- [Exercise goal]: For the material below, output exactly the span from the line with "the AM signal?" to the line with "x = [-3, -3, -2, 1].", including both, and nothing besides.

- [Exercise input]:
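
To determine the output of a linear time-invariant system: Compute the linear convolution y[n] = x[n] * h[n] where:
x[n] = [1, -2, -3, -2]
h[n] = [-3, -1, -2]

y[n] = sum_k x[k]*h[n-k]. Output length = len(x) + len(h) - 1 = 4 + 3 - 1 = 6.
y[0] = 1*-3 = -3
y[1] = -2*-3 + 1*-1 = 5
y[2] = -3*-3 + -2*-1 + 1*-2 = 9
y[3] = -2*-3 + -3*-1 + -2*-2 = 13
y[4] = -2*-1 + -3*-2 = 8
y[5] = -2*-2 = 4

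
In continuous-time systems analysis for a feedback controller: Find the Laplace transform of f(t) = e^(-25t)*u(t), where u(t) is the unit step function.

Standard Laplace transform pair:
e^(-at)*u(t) <-> 1/(s+a)
With a = 25: L{e^(-25t)*u(t)} = 1/(s+25), ROC: Re(s) > -25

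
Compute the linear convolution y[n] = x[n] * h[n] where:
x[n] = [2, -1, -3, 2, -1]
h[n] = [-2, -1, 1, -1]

y[n] = sum_k x[k]*h[n-k]. Output length = len(x) + len(h) - 1 = 5 + 4 - 1 = 8.
y[0] = 2*-2 = -4
y[1] = -1*-2 + 2*-1 = 0
y[2] = -3*-2 + -1*-1 + 2*1 = 9
y[3] = 2*-2 + -3*-1 + -1*1 + 2*-1 = -4
y[4] = -1*-2 + 2*-1 + -3*1 + -1*-1 = -2
y[5] = -1*-1 + 2*1 + -3*-1 = 6
y[6] = -1*1 + 2*-1 = -3
y[7] = -1*-1 = 1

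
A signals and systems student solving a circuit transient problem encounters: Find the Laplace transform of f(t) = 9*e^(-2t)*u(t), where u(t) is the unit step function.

Standard Laplace transform pair:
e^(-at)*u(t) <-> 1/(s+a)
With a = 2: L{9*e^(-2t)*u(t)} = 9/(s+2), ROC: Re(s) > -2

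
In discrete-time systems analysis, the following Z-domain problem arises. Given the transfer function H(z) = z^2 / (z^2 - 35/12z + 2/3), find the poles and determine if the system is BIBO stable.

Poles are roots of the denominator: z^2 - 35/12z + 2/3 = 0.
Quadratic formula: z = [-(-35/12) +/- sqrt((-35/12)^2 - 4*(2/3))] / 2
Discriminant = 1225/144 - 8/3 = 841/144; sqrt = 29/12.
z = (35/12 +/- 29/12) / 2 => z = 8/3 or z = 1/4.
|p1| = 8/3, |p2| = 1/4.
For BIBO stability, all poles must lie inside the unit circle (|p| < 1).
System is UNSTABLE since at least one |p| >= 1.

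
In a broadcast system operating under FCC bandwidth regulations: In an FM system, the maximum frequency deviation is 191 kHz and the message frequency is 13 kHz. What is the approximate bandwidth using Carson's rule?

Carson's rule: BW = 2*(delta_f + f_m)
= 2*(191 + 13) kHz = 408 kHz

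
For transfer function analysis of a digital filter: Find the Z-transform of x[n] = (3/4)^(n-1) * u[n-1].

Time-shifting property: if X(z) = Z{x[n]}, then Z{x[n-d]} = z^(-d) * X(z)
X(z) = z/(z - 3/4) for x[n] = (3/4)^n * u[n]
Z{x[n-1]} = z^(-1) * z/(z - 3/4) = 1/(z - 3/4)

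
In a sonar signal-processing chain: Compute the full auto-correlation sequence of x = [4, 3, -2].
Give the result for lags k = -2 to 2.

r_xx[k] = sum_m x[m]*x[m+k], indexed from 0, for k = -2 to 2:
  r_xx[-2] = x[2]*x[0] = -8
  r_xx[-1] = x[1]*x[0] + x[2]*x[1] = 6
  r_xx[0] = x[0]*x[0] + x[1]*x[1] + x[2]*x[2] = 29
  r_xx[1] = x[0]*x[1] + x[1]*x[2] = 6
  r_xx[2] = x[0]*x[2] = -8
r_xx = [-8, 6, 29, 6, -8]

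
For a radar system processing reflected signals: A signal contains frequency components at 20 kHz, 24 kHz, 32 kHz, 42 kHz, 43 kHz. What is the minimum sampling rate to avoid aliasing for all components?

The highest frequency component is f_max = 43 kHz.
Nyquist rate = 2 * f_max = 2 * 43 kHz = 86 kHz.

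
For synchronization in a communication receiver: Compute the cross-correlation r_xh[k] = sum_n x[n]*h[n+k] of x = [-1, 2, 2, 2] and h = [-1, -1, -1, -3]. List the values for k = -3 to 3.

Both sequences indexed from 0 and zero outside their support.
Lags with overlap: k = -3 to 3.
  r_xh[-3] = x[3]*h[0] = -2
  r_xh[-2] = x[2]*h[0] + x[3]*h[1] = -4
  r_xh[-1] = x[1]*h[0] + x[2]*h[1] + x[3]*h[2] = -6
  r_xh[0] = x[0]*h[0] + x[1]*h[1] + x[2]*h[2] + x[3]*h[3] = -9
  r_xh[1] = x[0]*h[1] + x[1]*h[2] + x[2]*h[3] = -7
  r_xh[2] = x[0]*h[2] + x[1]*h[3] = -5
  r_xh[3] = x[0]*h[3] = 3
r_xh = [-2, -4, -6, -9, -7, -5, 3] (for k = -3, ..., 3)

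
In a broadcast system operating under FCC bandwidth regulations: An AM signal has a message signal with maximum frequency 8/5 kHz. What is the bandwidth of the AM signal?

In AM (double-sideband), the bandwidth is twice the message frequency.
BW = 2 * f_m = 2 * 8/5 kHz = 16/5 kHz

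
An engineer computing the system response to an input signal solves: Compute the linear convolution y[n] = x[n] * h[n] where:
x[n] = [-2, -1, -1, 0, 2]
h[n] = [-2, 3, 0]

y[n] = sum_k x[k]*h[n-k]. Output length = len(x) + len(h) - 1 = 5 + 3 - 1 = 7.
y[0] = -2*-2 = 4
y[1] = -1*-2 + -2*3 = -4
y[2] = -1*-2 + -1*3 + -2*0 = -1
y[3] = 0*-2 + -1*3 + -1*0 = -3
y[4] = 2*-2 + 0*3 + -1*0 = -4
y[5] = 2*3 + 0*0 = 6
y[6] = 2*0 = 0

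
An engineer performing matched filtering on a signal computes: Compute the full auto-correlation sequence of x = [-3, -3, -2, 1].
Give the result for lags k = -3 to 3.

r_xx[k] = sum_m x[m]*x[m+k], indexed from 0, for k = -3 to 3:
  r_xx[-3] = x[3]*x[0] = -3
  r_xx[-2] = x[2]*x[0] + x[3]*x[1] = 3
  r_xx[-1] = x[1]*x[0] + x[2]*x[1] + x[3]*x[2] = 13
  r_xx[0] = x[0]*x[0] + x[1]*x[1] + x[2]*x[2] + x[3]*x[3] = 23
  r_xx[1] = x[0]*x[1] + x[1]*x[2] + x[2]*x[3] = 13
  r_xx[2] = x[0]*x[2] + x[1]*x[3] = 3
  r_xx[3] = x[0]*x[3] = -3
r_xx = [-3, 3, 13, 23, 13, 3, -3]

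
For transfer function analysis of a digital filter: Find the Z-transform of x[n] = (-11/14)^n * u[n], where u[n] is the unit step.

The Z-transform of a^n * u[n] is z/(z-a) for |z| > |a|.
Here a = -11/14, so X(z) = z/(z - (-11/14)) = 14z/(14z + 11)
ROC: |z| > 11/14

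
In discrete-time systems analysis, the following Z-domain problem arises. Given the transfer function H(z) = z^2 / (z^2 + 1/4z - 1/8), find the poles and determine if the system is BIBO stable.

Poles are roots of the denominator: z^2 + 1/4z - 1/8 = 0.
Quadratic formula: z = [-(1/4) +/- sqrt((1/4)^2 - 4*(-1/8))] / 2
Discriminant = 1/16 + 1/2 = 9/16; sqrt = 3/4.
z = (-1/4 +/- 3/4) / 2 => z = 1/4 or z = -1/2.
|p1| = 1/2, |p2| = 1/4.
For BIBO stability, all poles must lie inside the unit circle (|p| < 1).
System is STABLE since both |p| < 1.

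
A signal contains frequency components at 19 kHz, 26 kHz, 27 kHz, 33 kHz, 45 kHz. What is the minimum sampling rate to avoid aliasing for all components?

The highest frequency component is f_max = 45 kHz.
Nyquist rate = 2 * f_max = 2 * 45 kHz = 90 kHz.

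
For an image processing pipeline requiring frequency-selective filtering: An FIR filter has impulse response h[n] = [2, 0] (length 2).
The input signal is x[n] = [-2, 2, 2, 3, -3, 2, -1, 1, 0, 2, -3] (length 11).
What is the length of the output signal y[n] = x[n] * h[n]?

For linear convolution, the output length is:
len(y) = len(x) + len(h) - 1 = 11 + 2 - 1 = 12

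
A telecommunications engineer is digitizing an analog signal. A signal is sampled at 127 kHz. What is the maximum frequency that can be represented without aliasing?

The maximum frequency that can be represented without aliasing
is the Nyquist frequency: f_max = f_s / 2 = 127 kHz / 2 = 127/2 kHz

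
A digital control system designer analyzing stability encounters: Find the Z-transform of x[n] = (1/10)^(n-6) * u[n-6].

Time-shifting property: if X(z) = Z{x[n]}, then Z{x[n-d]} = z^(-d) * X(z)
X(z) = z/(z - 1/10) for x[n] = (1/10)^n * u[n]
Z{x[n-6]} = z^(-6) * z/(z - 1/10) = z^(-5)/(z - 1/10)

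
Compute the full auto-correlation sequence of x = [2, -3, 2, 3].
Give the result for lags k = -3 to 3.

r_xx[k] = sum_m x[m]*x[m+k], indexed from 0, for k = -3 to 3:
  r_xx[-3] = x[3]*x[0] = 6
  r_xx[-2] = x[2]*x[0] + x[3]*x[1] = -5
  r_xx[-1] = x[1]*x[0] + x[2]*x[1] + x[3]*x[2] = -6
  r_xx[0] = x[0]*x[0] + x[1]*x[1] + x[2]*x[2] + x[3]*x[3] = 26
  r_xx[1] = x[0]*x[1] + x[1]*x[2] + x[2]*x[3] = -6
  r_xx[2] = x[0]*x[2] + x[1]*x[3] = -5
  r_xx[3] = x[0]*x[3] = 6
r_xx = [6, -5, -6, 26, -6, -5, 6]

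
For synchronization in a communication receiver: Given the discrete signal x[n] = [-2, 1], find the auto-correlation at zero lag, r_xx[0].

The auto-correlation at zero lag r_xx[0] equals the signal energy.
r_xx[0] = sum of x[n]^2 = (-2)^2 + 1^2
= 4 + 1 = 5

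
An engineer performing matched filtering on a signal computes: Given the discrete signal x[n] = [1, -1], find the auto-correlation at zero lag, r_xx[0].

The auto-correlation at zero lag r_xx[0] equals the signal energy.
r_xx[0] = sum of x[n]^2 = 1^2 + (-1)^2
= 1 + 1 = 2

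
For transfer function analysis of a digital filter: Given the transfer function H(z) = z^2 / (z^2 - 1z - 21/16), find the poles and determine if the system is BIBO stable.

Poles are roots of the denominator: z^2 - 1z - 21/16 = 0.
Quadratic formula: z = [-(-1) +/- sqrt((-1)^2 - 4*(-21/16))] / 2
Discriminant = 1 + 21/4 = 25/4; sqrt = 5/2.
z = (1 +/- 5/2) / 2 => z = 7/4 or z = -3/4.
|p1| = 7/4, |p2| = 3/4.
For BIBO stability, all poles must lie inside the unit circle (|p| < 1).
System is UNSTABLE since at least one |p| >= 1.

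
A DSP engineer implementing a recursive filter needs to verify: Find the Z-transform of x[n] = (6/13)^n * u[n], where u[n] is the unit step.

The Z-transform of a^n * u[n] is z/(z-a) for |z| > |a|.
Here a = 6/13, so X(z) = z/(z - (6/13)) = 13z/(13z - 6)
ROC: |z| > 6/13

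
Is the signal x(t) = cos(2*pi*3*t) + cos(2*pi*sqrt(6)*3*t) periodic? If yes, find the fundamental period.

f1 = 3 Hz, f2 = 3*sqrt(6) Hz
Ratio f2/f1 = sqrt(6), which is irrational.
Since the frequency ratio is irrational, no common period exists.
The signal is not periodic.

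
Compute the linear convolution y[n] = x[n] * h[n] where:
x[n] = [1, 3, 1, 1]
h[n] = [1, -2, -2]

y[n] = sum_k x[k]*h[n-k]. Output length = len(x) + len(h) - 1 = 4 + 3 - 1 = 6.
y[0] = 1*1 = 1
y[1] = 3*1 + 1*-2 = 1
y[2] = 1*1 + 3*-2 + 1*-2 = -7
y[3] = 1*1 + 1*-2 + 3*-2 = -7
y[4] = 1*-2 + 1*-2 = -4
y[5] = 1*-2 = -2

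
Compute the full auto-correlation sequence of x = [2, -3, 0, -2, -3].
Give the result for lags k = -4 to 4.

r_xx[k] = sum_m x[m]*x[m+k], indexed from 0, for k = -4 to 4:
  r_xx[-4] = x[4]*x[0] = -6
  r_xx[-3] = x[3]*x[0] + x[4]*x[1] = 5
  r_xx[-2] = x[2]*x[0] + x[3]*x[1] + x[4]*x[2] = 6
  r_xx[-1] = x[1]*x[0] + x[2]*x[1] + x[3]*x[2] + x[4]*x[3] = 0
  r_xx[0] = x[0]*x[0] + x[1]*x[1] + x[2]*x[2] + x[3]*x[3] + x[4]*x[4] = 26
  r_xx[1] = x[0]*x[1] + x[1]*x[2] + x[2]*x[3] + x[3]*x[4] = 0
  r_xx[2] = x[0]*x[2] + x[1]*x[3] + x[2]*x[4] = 6
  r_xx[3] = x[0]*x[3] + x[1]*x[4] = 5
  r_xx[4] = x[0]*x[4] = -6
r_xx = [-6, 5, 6, 0, 26, 0, 6, 5, -6]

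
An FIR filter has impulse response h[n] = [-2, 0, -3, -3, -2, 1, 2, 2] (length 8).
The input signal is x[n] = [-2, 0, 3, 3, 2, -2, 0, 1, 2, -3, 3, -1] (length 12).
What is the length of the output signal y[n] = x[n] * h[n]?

For linear convolution, the output length is:
len(y) = len(x) + len(h) - 1 = 12 + 8 - 1 = 19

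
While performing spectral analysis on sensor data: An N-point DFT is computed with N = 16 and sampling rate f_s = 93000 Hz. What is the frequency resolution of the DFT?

DFT frequency resolution = f_s / N
= 93000 / 16 = 11625/2 Hz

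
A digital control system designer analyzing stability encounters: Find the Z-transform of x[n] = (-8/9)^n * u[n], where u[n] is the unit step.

The Z-transform of a^n * u[n] is z/(z-a) for |z| > |a|.
Here a = -8/9, so X(z) = z/(z - (-8/9)) = 9z/(9z + 8)
ROC: |z| > 8/9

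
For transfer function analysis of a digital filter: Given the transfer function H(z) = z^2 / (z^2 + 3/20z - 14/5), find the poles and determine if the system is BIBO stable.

Poles are roots of the denominator: z^2 + 3/20z - 14/5 = 0.
Quadratic formula: z = [-(3/20) +/- sqrt((3/20)^2 - 4*(-14/5))] / 2
Discriminant = 9/400 + 56/5 = 4489/400; sqrt = 67/20.
z = (-3/20 +/- 67/20) / 2 => z = 8/5 or z = -7/4.
|p1| = 7/4, |p2| = 8/5.
For BIBO stability, all poles must lie inside the unit circle (|p| < 1).
System is UNSTABLE since at least one |p| >= 1.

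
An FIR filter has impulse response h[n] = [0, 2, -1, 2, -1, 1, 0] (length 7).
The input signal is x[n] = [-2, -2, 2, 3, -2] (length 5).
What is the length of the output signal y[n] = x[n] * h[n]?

For linear convolution, the output length is:
len(y) = len(x) + len(h) - 1 = 5 + 7 - 1 = 11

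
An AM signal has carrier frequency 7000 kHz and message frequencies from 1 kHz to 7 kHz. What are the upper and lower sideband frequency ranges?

Upper sideband (USB) = fc + [fm_low, fm_high] = 7000 + [1, 7] = [7001, 7007] kHz
Lower sideband (LSB) = fc - [fm_high, fm_low] = 7000 - [7, 1] = [6993, 6999] kHz
Total occupied spectrum: 6993 kHz to 7007 kHz (plus carrier at 7000 kHz)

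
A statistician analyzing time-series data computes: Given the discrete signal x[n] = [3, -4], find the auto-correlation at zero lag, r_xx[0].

The auto-correlation at zero lag r_xx[0] equals the signal energy.
r_xx[0] = sum of x[n]^2 = 3^2 + (-4)^2
= 9 + 16 = 25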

- [Response below]:
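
In a broadcast system operating under FCC bandwidth regulations: An AM signal has a message signal with maximum frequency 8/5 kHz. What is the bandwidth of the AM signal?

In AM (double-sideband), the bandwidth is twice the message frequency.
BW = 2 * f_m = 2 * 8/5 kHz = 16/5 kHz

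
An engineer computing the system response to an input signal solves: Compute the linear convolution y[n] = x[n] * h[n] where:
x[n] = [-2, -1, -1, 0, 2]
h[n] = [-2, 3, 0]

y[n] = sum_k x[k]*h[n-k]. Output length = len(x) + len(h) - 1 = 5 + 3 - 1 = 7.
y[0] = -2*-2 = 4
y[1] = -1*-2 + -2*3 = -4
y[2] = -1*-2 + -1*3 + -2*0 = -1
y[3] = 0*-2 + -1*3 + -1*0 = -3
y[4] = 2*-2 + 0*3 + -1*0 = -4
y[5] = 2*3 + 0*0 = 6
y[6] = 2*0 = 0

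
An engineer performing matched filtering on a signal computes: Compute the full auto-correlation sequence of x = [-3, -3, -2, 1].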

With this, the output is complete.